<<<<
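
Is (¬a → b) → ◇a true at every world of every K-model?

Tableau for the negation ¬((¬a → b) → ◇a):
1. ¬((¬a → b) → ◇a), w0
2. ¬a → b, w0
3. ¬◇a, w0
4. b, w0
The negation has an open branch (countermodel exists).

Invalid (countermodel exists)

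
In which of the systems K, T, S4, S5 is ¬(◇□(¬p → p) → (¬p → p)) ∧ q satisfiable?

K, T, S4

S5-tableau for the formula:
1. ¬(◇□(¬p → p) → (¬p → p)) ∧ q, u
2. ¬(◇□(¬p → p) → (¬p → p)), u   [∧-rule on 1]
3. q, u   [∧-rule on 1]
4. ◇□(¬p → p), u   [¬→-rule on 2]
5. ¬(¬p → p), u   [¬→-rule on 2]
6. ¬p, u   [¬→-rule on 5]
7. □(¬p → p), v   [◇-rule on 4: fresh world v, uRv]
8. ¬p → p, u   [□-rule on 7 via vRu]
9. ¬p → p, v   [□-rule on 7 via vRv]
10. p, u   [→-rule on 8 (branches; this branch)]
Accessibility: uRu, uRv, vRu, vRv
Branch closes: p and ¬p both at u.
Every branch closes (one shown): unsatisfiable in S5.
S4-tableau for the formula:
1. ¬(◇□(¬p → p) → (¬p → p)) ∧ q, u
2. ¬(◇□(¬p → p) → (¬p → p)), u   [∧-rule on 1]
3. q, u   [∧-rule on 1]
4. ◇□(¬p → p), u   [¬→-rule on 2]
5. ¬(¬p → p), u   [¬→-rule on 2]
6. ¬p, u   [¬→-rule on 5]
7. □(¬p → p), v   [◇-rule on 4: fresh world v, uRv]
8. ¬p → p, v   [□-rule on 7 via vRv]
9. p, v   [→-rule on 8 (branches; this branch)]
Accessibility: uRu, uRv, vRv
Complete open branch: satisfiable in S4, hence also in K, T (this S4-model is also a K-model and a T-model).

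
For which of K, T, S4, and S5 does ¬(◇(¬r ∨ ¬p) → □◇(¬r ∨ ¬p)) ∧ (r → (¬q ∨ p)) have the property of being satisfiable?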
>>>>
§ **TO DO**: Line by line, retype all of the entries.

§ **EXERCISE RESULT**:
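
Is (¬a → b) → ◇a true at every world of every K-model?

Tableau for the negation ¬((¬a → b) → ◇a):
1. ¬((¬a → b) → ◇a), w0
2. ¬a → b, w0
3. ¬◇a, w0
4. b, w0
The negation has an open branch (countermodel exists).

Invalid (countermodel exists)

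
In which of the systems K, T, S4, S5 is ¬(◇□(¬p → p) → (¬p → p)) ∧ q satisfiable?

K, T, S4

S5-tableau for the formula:
1. ¬(◇□(¬p → p) → (¬p → p)) ∧ q, u
2. ¬(◇□(¬p → p) → (¬p → p)), u   [∧-rule on 1]
3. q, u   [∧-rule on 1]
4. ◇□(¬p → p), u   [¬→-rule on 2]
5. ¬(¬p → p), u   [¬→-rule on 2]
6. ¬p, u   [¬→-rule on 5]
7. □(¬p → p), v   [◇-rule on 4: fresh world v, uRv]
8. ¬p → p, u   [□-rule on 7 via vRu]
9. ¬p → p, v   [□-rule on 7 via vRv]
10. p, u   [→-rule on 8 (branches; this branch)]
Accessibility: uRu, uRv, vRu, vRv
Branch closes: p and ¬p both at u.
Every branch closes (one shown): unsatisfiable in S5.
S4-tableau for the formula:
1. ¬(◇□(¬p → p) → (¬p → p)) ∧ q, u
2. ¬(◇□(¬p → p) → (¬p → p)), u   [∧-rule on 1]
3. q, u   [∧-rule on 1]
4. ◇□(¬p → p), u   [¬→-rule on 2]
5. ¬(¬p → p), u   [¬→-rule on 2]
6. ¬p, u   [¬→-rule on 5]
7. □(¬p → p), v   [◇-rule on 4: fresh world v, uRv]
8. ¬p → p, v   [□-rule on 7 via vRv]
9. p, v   [→-rule on 8 (branches; this branch)]
Accessibility: uRu, uRv, vRv
Complete open branch: satisfiable in S4, hence also in K, T (this S4-model is also a K-model and a T-model).

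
For which of K, T, S4, and S5 does ¬(◇(¬r ∨ ¬p) → □◇(¬r ∨ ¬p)) ∧ (r → (¬q ∨ p)) have the property of being satisfiable?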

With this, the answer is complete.